#### TASK ITEM
Find the line with "R(1,0) = 14.8247144" in the entries below. Repeat it, every following line, and the line with "R(4,0) = 11.5111013", exactly and with nothing added.

#### RECORDS FOR THE EXERCISE
=======

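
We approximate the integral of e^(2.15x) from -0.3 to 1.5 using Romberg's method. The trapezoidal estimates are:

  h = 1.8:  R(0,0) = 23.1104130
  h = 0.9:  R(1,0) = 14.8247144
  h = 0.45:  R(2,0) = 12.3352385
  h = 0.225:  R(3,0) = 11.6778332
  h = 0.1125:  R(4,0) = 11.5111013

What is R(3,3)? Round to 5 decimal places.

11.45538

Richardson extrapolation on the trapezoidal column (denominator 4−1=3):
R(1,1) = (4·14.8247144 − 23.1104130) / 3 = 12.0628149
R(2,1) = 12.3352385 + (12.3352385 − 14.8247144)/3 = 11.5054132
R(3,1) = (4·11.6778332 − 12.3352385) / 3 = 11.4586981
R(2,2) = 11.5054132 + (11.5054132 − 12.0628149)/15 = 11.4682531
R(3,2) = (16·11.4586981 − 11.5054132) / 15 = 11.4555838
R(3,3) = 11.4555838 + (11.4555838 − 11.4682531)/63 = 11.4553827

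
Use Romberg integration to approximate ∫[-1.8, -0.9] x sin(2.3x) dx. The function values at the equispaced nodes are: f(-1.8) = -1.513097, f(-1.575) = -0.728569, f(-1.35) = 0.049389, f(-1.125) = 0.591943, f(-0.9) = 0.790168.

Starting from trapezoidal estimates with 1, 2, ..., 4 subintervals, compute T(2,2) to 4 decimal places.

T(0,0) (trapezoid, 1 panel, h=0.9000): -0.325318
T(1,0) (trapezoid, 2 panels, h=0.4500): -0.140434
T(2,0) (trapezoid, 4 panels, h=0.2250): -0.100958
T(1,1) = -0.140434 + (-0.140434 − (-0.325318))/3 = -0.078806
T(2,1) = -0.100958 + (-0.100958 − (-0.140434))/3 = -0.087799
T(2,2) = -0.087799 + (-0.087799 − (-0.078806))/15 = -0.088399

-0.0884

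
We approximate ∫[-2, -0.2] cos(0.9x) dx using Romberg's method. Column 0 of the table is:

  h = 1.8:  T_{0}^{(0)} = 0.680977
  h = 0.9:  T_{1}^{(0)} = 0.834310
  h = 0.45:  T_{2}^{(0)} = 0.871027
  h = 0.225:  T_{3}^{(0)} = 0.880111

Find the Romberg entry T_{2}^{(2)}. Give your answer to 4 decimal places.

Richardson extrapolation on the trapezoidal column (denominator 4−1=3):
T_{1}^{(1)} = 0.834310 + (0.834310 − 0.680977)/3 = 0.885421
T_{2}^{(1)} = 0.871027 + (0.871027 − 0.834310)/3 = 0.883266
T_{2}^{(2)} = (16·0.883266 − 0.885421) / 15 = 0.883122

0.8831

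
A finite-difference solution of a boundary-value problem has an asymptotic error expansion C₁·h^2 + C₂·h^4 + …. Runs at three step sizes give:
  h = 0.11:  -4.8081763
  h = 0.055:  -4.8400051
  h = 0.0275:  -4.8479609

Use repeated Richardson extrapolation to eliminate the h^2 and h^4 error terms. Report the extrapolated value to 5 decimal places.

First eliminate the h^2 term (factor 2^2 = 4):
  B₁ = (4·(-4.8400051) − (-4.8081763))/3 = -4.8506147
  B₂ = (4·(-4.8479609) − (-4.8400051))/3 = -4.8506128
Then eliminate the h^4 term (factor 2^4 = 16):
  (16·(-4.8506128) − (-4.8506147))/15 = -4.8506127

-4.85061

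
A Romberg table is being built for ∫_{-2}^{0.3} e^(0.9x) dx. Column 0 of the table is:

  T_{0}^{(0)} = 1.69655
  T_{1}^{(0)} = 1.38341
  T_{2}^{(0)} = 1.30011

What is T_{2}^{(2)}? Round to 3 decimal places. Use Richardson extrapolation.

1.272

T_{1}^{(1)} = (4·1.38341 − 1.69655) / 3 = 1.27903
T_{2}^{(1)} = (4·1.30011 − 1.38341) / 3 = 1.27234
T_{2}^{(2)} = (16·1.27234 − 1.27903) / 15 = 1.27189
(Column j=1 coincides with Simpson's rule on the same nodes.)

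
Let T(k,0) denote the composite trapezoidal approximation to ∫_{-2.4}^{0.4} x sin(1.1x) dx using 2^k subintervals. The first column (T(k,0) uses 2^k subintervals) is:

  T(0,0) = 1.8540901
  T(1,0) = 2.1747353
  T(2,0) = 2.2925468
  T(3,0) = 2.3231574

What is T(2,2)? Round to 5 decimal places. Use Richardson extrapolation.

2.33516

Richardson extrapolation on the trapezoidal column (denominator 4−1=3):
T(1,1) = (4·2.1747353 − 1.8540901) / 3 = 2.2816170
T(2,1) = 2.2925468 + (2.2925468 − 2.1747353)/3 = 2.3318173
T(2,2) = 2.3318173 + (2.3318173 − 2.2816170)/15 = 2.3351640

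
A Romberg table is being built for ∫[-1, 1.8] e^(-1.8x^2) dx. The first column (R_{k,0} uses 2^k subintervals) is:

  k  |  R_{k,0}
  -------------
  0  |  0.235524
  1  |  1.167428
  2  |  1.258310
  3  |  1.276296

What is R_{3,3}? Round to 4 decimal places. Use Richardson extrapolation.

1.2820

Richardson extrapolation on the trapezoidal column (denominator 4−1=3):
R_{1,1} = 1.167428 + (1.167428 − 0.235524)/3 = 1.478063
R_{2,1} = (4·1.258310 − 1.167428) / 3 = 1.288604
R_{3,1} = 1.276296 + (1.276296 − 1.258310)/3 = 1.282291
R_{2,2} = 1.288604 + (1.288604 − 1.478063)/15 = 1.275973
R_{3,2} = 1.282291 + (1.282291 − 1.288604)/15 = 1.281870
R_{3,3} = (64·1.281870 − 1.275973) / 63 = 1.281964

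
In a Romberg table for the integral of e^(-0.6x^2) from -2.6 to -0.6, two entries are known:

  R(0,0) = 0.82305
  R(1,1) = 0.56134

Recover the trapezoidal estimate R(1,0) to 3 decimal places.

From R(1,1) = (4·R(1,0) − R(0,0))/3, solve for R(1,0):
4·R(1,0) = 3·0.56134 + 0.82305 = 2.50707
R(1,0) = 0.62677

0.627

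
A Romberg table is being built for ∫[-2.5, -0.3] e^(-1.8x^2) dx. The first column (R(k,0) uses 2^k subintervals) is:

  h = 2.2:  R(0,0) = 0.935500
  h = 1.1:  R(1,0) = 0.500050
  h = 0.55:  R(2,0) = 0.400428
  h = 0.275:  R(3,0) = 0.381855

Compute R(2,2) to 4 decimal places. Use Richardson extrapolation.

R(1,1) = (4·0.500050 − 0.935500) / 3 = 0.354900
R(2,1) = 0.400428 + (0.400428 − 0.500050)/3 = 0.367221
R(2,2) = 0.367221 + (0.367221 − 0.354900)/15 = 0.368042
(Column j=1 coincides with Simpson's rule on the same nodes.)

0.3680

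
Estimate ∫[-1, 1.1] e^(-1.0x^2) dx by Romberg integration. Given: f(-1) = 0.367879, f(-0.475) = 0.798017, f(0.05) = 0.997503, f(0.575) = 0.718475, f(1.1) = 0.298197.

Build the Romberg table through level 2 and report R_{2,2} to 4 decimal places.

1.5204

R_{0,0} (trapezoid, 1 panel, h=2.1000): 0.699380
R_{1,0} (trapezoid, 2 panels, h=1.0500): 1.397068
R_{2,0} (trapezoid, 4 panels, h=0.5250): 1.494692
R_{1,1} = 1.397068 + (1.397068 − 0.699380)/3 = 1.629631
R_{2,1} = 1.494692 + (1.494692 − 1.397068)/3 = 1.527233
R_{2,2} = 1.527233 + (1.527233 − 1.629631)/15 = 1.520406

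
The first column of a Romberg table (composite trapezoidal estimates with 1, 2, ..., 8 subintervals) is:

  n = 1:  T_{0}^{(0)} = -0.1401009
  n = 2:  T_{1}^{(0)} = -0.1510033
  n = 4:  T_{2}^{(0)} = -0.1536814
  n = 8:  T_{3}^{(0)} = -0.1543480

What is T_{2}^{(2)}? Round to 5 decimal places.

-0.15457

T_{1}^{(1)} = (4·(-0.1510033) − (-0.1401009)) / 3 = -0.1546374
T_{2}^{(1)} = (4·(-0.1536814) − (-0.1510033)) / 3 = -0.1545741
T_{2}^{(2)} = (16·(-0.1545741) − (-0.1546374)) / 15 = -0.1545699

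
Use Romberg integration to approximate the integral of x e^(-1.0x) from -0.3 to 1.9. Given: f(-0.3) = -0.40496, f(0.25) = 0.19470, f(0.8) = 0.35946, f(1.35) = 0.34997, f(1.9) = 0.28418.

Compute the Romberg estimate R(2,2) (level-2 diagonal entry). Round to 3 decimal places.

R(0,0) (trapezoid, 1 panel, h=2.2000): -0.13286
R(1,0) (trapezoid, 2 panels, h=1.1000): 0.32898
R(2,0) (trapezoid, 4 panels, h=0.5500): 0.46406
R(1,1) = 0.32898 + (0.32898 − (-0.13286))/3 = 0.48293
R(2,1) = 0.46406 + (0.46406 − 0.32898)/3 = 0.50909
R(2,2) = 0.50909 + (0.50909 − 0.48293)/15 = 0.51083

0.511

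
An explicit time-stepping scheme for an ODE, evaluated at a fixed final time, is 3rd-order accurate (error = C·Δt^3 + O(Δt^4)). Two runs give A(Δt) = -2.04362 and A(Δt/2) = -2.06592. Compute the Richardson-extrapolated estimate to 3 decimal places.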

=======

#### SOLUTION FOR THIS EXERCISE
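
  h = 0.9:  R(1,0) = 14.8247144
  h = 0.45:  R(2,0) = 12.3352385
  h = 0.225:  R(3,0) = 11.6778332
  h = 0.1125:  R(4,0) = 11.5111013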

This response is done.